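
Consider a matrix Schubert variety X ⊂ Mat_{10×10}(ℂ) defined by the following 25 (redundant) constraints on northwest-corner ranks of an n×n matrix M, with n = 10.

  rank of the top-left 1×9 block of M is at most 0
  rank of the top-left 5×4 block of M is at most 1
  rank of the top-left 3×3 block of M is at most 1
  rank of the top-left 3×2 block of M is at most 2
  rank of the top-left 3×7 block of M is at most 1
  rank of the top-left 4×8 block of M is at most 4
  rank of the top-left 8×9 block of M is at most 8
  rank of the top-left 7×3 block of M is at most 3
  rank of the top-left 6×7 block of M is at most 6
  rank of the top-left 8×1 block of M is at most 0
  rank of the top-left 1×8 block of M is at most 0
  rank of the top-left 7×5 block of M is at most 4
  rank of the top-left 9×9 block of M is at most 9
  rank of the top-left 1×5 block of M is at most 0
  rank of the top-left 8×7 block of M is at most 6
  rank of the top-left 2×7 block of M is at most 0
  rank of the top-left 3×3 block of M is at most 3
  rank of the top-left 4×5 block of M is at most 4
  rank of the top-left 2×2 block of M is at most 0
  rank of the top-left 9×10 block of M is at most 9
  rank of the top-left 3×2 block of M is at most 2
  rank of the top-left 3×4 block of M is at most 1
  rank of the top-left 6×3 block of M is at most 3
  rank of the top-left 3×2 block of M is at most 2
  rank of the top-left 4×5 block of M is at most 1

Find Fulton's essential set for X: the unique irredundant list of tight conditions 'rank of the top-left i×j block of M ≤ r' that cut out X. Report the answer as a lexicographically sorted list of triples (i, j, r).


Propagating the 25 rank bounds to every northwest block:

  i=1: 0  0  0  0  0  0  0  0  0  1
  i=2: 0  0  0  0  0  0  0  1  1  2
  i=3: 0  1  1  1  1  1  1  2  2  3
  i=4: 0  1  1  1  1  2  2  3  3  4
  i=5: 0  1  1  1  2  3  3  4  4  5
  i=6: 0  1  2  2  3  4  4  5  5  6
  i=7: 0  1  2  3  4  5  5  6  6  7
  i=8: 0  1  2  3  4  5  6  7  7  8
  i=9: 1  2  3  4  5  6  7  8  8  9
  i=10: 1  2  3  4  5  6  7  8  9  10

hence w(1..10) = (10, 8, 2, 6, 5, 3, 4, 7, 1, 9).

5 SE-corners of the 27-cell Rothe diagram give Ess(w):

[(1, 9, 0), (2, 7, 0), (4, 5, 1), (5, 4, 1), (8, 1, 0)]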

————

■ TRY IT
Could you reproduce every record exactly as it appears?

■ RESULT OF THIS TASK
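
Consider a matrix Schubert variety X ⊂ Mat_{10×10}(ℂ) defined by the following 25 (redundant) constraints on northwest-corner ranks of an n×n matrix M, with n = 10.

  rank of the top-left 1×9 block of M is at most 0
  rank of the top-left 5×4 block of M is at most 1
  rank of the top-left 3×3 block of M is at most 1
  rank of the top-left 3×2 block of M is at most 2
  rank of the top-left 3×7 block of M is at most 1
  rank of the top-left 4×8 block of M is at most 4
  rank of the top-left 8×9 block of M is at most 8
  rank of the top-left 7×3 block of M is at most 3
  rank of the top-left 6×7 block of M is at most 6
  rank of the top-left 8×1 block of M is at most 0
  rank of the top-left 1×8 block of M is at most 0
  rank of the top-left 7×5 block of M is at most 4
  rank of the top-left 9×9 block of M is at most 9
  rank of the top-left 1×5 block of M is at most 0
  rank of the top-left 8×7 block of M is at most 6
  rank of the top-left 2×7 block of M is at most 0
  rank of the top-left 3×3 block of M is at most 3
  rank of the top-left 4×5 block of M is at most 4
  rank of the top-left 2×2 block of M is at most 0
  rank of the top-left 9×10 block of M is at most 9
  rank of the top-left 3×2 block of M is at most 2
  rank of the top-left 3×4 block of M is at most 1
  rank of the top-left 6×3 block of M is at most 3
  rank of the top-left 3×2 block of M is at most 2
  rank of the top-left 4×5 block of M is at most 1

Find Fulton's essential set for X: the unique irredundant list of tight conditions 'rank of the top-left i×j block of M ≤ r' that cut out X. Report the answer as a lexicographically sorted list of triples (i, j, r).


Propagating the 25 rank bounds to every northwest block:

  i=1: 0  0  0  0  0  0  0  0  0  1
  i=2: 0  0  0  0  0  0  0  1  1  2
  i=3: 0  1  1  1  1  1  1  2  2  3
  i=4: 0  1  1  1  1  2  2  3  3  4
  i=5: 0  1  1  1  2  3  3  4  4  5
  i=6: 0  1  2  2  3  4  4  5  5  6
  i=7: 0  1  2  3  4  5  5  6  6  7
  i=8: 0  1  2  3  4  5  6  7  7  8
  i=9: 1  2  3  4  5  6  7  8  8  9
  i=10: 1  2  3  4  5  6  7  8  9  10

hence w(1..10) = (10, 8, 2, 6, 5, 3, 4, 7, 1, 9).

5 SE-corners of the 27-cell Rothe diagram give Ess(w):

[(1, 9, 0), (2, 7, 0), (4, 5, 1), (5, 4, 1), (8, 1, 0)]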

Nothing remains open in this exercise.